(The task) Set down all the records below, word for word.

:::

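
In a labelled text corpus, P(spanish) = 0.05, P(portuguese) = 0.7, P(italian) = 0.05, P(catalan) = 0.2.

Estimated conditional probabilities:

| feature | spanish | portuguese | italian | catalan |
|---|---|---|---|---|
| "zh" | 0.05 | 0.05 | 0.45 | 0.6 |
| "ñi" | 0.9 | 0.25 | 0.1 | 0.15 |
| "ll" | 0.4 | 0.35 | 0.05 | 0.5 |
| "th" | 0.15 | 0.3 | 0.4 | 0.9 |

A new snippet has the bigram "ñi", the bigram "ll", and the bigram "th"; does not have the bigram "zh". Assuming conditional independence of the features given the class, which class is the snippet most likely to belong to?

spanish: 0.05 × (1−0.05) × 0.9 × 0.4 × 0.15 = 0.002565
portuguese: 0.7 × (1−0.05) × 0.25 × 0.35 × 0.3 = 0.01745625
italian: 0.05 × (1−0.45) × 0.1 × 0.05 × 0.4 = 0.000055
catalan: 0.2 × (1−0.6) × 0.15 × 0.5 × 0.9 = 0.0054
Highest score → portuguese.

portuguese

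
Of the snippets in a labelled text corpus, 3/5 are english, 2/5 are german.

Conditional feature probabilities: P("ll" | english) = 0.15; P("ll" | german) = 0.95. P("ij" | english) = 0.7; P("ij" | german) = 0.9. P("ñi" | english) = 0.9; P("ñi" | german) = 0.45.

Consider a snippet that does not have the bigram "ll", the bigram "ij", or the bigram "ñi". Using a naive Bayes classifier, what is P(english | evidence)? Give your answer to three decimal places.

english: 0.6 × (1−0.15) × (1−0.7) × (1−0.9) = 0.0153
german: 0.4 × (1−0.95) × (1−0.9) × (1−0.45) = 0.0011
P(english | x) = 0.0153 / 0.0164 ≈ 0.933

0.933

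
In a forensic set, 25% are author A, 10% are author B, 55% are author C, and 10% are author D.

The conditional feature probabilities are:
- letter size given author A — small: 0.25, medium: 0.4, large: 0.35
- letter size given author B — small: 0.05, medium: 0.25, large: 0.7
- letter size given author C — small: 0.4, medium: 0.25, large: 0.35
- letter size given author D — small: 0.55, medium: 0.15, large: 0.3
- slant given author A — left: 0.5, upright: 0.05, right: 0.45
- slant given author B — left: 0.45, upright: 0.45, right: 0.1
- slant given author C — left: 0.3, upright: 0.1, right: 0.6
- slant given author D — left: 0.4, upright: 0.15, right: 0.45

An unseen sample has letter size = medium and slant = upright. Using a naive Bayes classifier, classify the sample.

author C

author A: 0.25 × 0.4 × 0.05 = 0.005
author B: 0.1 × 0.25 × 0.45 = 0.01125
author C: 0.55 × 0.25 × 0.1 = 0.01375
author D: 0.1 × 0.15 × 0.15 = 0.00225
Highest score → author C.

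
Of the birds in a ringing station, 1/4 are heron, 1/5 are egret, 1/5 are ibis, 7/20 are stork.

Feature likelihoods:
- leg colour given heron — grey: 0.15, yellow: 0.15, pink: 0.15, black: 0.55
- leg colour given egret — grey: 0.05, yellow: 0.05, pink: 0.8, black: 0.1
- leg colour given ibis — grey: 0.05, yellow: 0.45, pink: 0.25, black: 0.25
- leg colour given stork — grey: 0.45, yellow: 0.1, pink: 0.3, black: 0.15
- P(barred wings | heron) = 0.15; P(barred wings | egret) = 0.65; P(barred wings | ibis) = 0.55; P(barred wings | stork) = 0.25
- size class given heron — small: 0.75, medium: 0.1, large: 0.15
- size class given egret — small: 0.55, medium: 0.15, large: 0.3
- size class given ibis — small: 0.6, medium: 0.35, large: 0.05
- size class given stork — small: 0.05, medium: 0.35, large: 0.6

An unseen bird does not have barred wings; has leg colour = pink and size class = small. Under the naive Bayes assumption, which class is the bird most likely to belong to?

egret

heron: 0.25 × 0.15 × (1−0.15) × 0.75 = 0.02390625
egret: 0.2 × 0.8 × (1−0.65) × 0.55 = 0.0308
ibis: 0.2 × 0.25 × (1−0.55) × 0.6 = 0.0135
stork: 0.35 × 0.3 × (1−0.25) × 0.05 = 0.0039375
Highest score → egret.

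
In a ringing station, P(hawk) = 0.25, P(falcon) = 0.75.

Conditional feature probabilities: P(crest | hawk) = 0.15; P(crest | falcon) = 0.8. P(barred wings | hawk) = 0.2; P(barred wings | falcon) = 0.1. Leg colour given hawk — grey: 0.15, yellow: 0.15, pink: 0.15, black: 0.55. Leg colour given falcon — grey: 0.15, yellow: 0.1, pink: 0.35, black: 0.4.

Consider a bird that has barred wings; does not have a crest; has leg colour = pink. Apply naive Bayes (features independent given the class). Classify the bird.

hawk: 0.25 × (1−0.15) × 0.2 × 0.15 = 0.006375
falcon: 0.75 × (1−0.8) × 0.1 × 0.35 = 0.00525
Highest score → hawk.

hawk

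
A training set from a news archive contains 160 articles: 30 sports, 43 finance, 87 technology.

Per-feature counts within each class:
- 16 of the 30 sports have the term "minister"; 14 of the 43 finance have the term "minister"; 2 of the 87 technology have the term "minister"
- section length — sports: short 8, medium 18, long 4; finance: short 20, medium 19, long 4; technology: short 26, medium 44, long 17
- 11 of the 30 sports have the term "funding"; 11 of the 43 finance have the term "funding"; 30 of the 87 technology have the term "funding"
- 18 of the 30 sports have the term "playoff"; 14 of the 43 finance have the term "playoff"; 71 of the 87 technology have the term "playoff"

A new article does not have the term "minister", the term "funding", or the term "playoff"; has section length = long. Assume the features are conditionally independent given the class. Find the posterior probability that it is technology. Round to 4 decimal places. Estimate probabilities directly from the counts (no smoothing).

sports: (30/160) × (14/30) × (4/30) × (19/30) × (12/30) ≈ 0.00295556
finance: (43/160) × (29/43) × (4/43) × (32/43) × (29/43) ≈ 0.00846215
technology: (87/160) × (85/87) × (17/87) × (57/87) × (16/87) ≈ 0.0125079
P(technology | x) = 0.0125079 / 0.02392561 ≈ 0.5228

0.5228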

:::

(Response box)
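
In a labelled text corpus, P(spanish) = 0.05, P(portuguese) = 0.7, P(italian) = 0.05, P(catalan) = 0.2.

Estimated conditional probabilities:

| feature | spanish | portuguese | italian | catalan |
|---|---|---|---|---|
| "zh" | 0.05 | 0.05 | 0.45 | 0.6 |
| "ñi" | 0.9 | 0.25 | 0.1 | 0.15 |
| "ll" | 0.4 | 0.35 | 0.05 | 0.5 |
| "th" | 0.15 | 0.3 | 0.4 | 0.9 |

A new snippet has the bigram "ñi", the bigram "ll", and the bigram "th"; does not have the bigram "zh". Assuming conditional independence of the features given the class, which class is the snippet most likely to belong to?

spanish: 0.05 × (1−0.05) × 0.9 × 0.4 × 0.15 = 0.002565
portuguese: 0.7 × (1−0.05) × 0.25 × 0.35 × 0.3 = 0.01745625
italian: 0.05 × (1−0.45) × 0.1 × 0.05 × 0.4 = 0.000055
catalan: 0.2 × (1−0.6) × 0.15 × 0.5 × 0.9 = 0.0054
Highest score → portuguese.

portuguese

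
Of the snippets in a labelled text corpus, 3/5 are english, 2/5 are german.

Conditional feature probabilities: P("ll" | english) = 0.15; P("ll" | german) = 0.95. P("ij" | english) = 0.7; P("ij" | german) = 0.9. P("ñi" | english) = 0.9; P("ñi" | german) = 0.45.

Consider a snippet that does not have the bigram "ll", the bigram "ij", or the bigram "ñi". Using a naive Bayes classifier, what is P(english | evidence)? Give your answer to three decimal places.

english: 0.6 × (1−0.15) × (1−0.7) × (1−0.9) = 0.0153
german: 0.4 × (1−0.95) × (1−0.9) × (1−0.45) = 0.0011
P(english | x) = 0.0153 / 0.0164 ≈ 0.933

0.933

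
In a forensic set, 25% are author A, 10% are author B, 55% are author C, and 10% are author D.

The conditional feature probabilities are:
- letter size given author A — small: 0.25, medium: 0.4, large: 0.35
- letter size given author B — small: 0.05, medium: 0.25, large: 0.7
- letter size given author C — small: 0.4, medium: 0.25, large: 0.35
- letter size given author D — small: 0.55, medium: 0.15, large: 0.3
- slant given author A — left: 0.5, upright: 0.05, right: 0.45
- slant given author B — left: 0.45, upright: 0.45, right: 0.1
- slant given author C — left: 0.3, upright: 0.1, right: 0.6
- slant given author D — left: 0.4, upright: 0.15, right: 0.45

An unseen sample has letter size = medium and slant = upright. Using a naive Bayes classifier, classify the sample.

author C

author A: 0.25 × 0.4 × 0.05 = 0.005
author B: 0.1 × 0.25 × 0.45 = 0.01125
author C: 0.55 × 0.25 × 0.1 = 0.01375
author D: 0.1 × 0.15 × 0.15 = 0.00225
Highest score → author C.

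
Of the birds in a ringing station, 1/4 are heron, 1/5 are egret, 1/5 are ibis, 7/20 are stork.

Feature likelihoods:
- leg colour given heron — grey: 0.15, yellow: 0.15, pink: 0.15, black: 0.55
- leg colour given egret — grey: 0.05, yellow: 0.05, pink: 0.8, black: 0.1
- leg colour given ibis — grey: 0.05, yellow: 0.45, pink: 0.25, black: 0.25
- leg colour given stork — grey: 0.45, yellow: 0.1, pink: 0.3, black: 0.15
- P(barred wings | heron) = 0.15; P(barred wings | egret) = 0.65; P(barred wings | ibis) = 0.55; P(barred wings | stork) = 0.25
- size class given heron — small: 0.75, medium: 0.1, large: 0.15
- size class given egret — small: 0.55, medium: 0.15, large: 0.3
- size class given ibis — small: 0.6, medium: 0.35, large: 0.05
- size class given stork — small: 0.05, medium: 0.35, large: 0.6

An unseen bird does not have barred wings; has leg colour = pink and size class = small. Under the naive Bayes assumption, which class is the bird most likely to belong to?

egret

heron: 0.25 × 0.15 × (1−0.15) × 0.75 = 0.02390625
egret: 0.2 × 0.8 × (1−0.65) × 0.55 = 0.0308
ibis: 0.2 × 0.25 × (1−0.55) × 0.6 = 0.0135
stork: 0.35 × 0.3 × (1−0.25) × 0.05 = 0.0039375
Highest score → egret.

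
In a ringing station, P(hawk) = 0.25, P(falcon) = 0.75.

Conditional feature probabilities: P(crest | hawk) = 0.15; P(crest | falcon) = 0.8. P(barred wings | hawk) = 0.2; P(barred wings | falcon) = 0.1. Leg colour given hawk — grey: 0.15, yellow: 0.15, pink: 0.15, black: 0.55. Leg colour given falcon — grey: 0.15, yellow: 0.1, pink: 0.35, black: 0.4.

Consider a bird that has barred wings; does not have a crest; has leg colour = pink. Apply naive Bayes (features independent given the class). Classify the bird.

hawk: 0.25 × (1−0.15) × 0.2 × 0.15 = 0.006375
falcon: 0.75 × (1−0.8) × 0.1 × 0.35 = 0.00525
Highest score → hawk.

hawk

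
A training set from a news archive contains 160 articles: 30 sports, 43 finance, 87 technology.

Per-feature counts within each class:
- 16 of the 30 sports have the term "minister"; 14 of the 43 finance have the term "minister"; 2 of the 87 technology have the term "minister"
- section length — sports: short 8, medium 18, long 4; finance: short 20, medium 19, long 4; technology: short 26, medium 44, long 17
- 11 of the 30 sports have the term "funding"; 11 of the 43 finance have the term "funding"; 30 of the 87 technology have the term "funding"
- 18 of the 30 sports have the term "playoff"; 14 of the 43 finance have the term "playoff"; 71 of the 87 technology have the term "playoff"

A new article does not have the term "minister", the term "funding", or the term "playoff"; has section length = long. Assume the features are conditionally independent given the class. Find the posterior probability that it is technology. Round to 4 decimal places. Estimate probabilities directly from the counts (no smoothing).

sports: (30/160) × (14/30) × (4/30) × (19/30) × (12/30) ≈ 0.00295556
finance: (43/160) × (29/43) × (4/43) × (32/43) × (29/43) ≈ 0.00846215
technology: (87/160) × (85/87) × (17/87) × (57/87) × (16/87) ≈ 0.0125079
P(technology | x) = 0.0125079 / 0.02392561 ≈ 0.5228

0.5228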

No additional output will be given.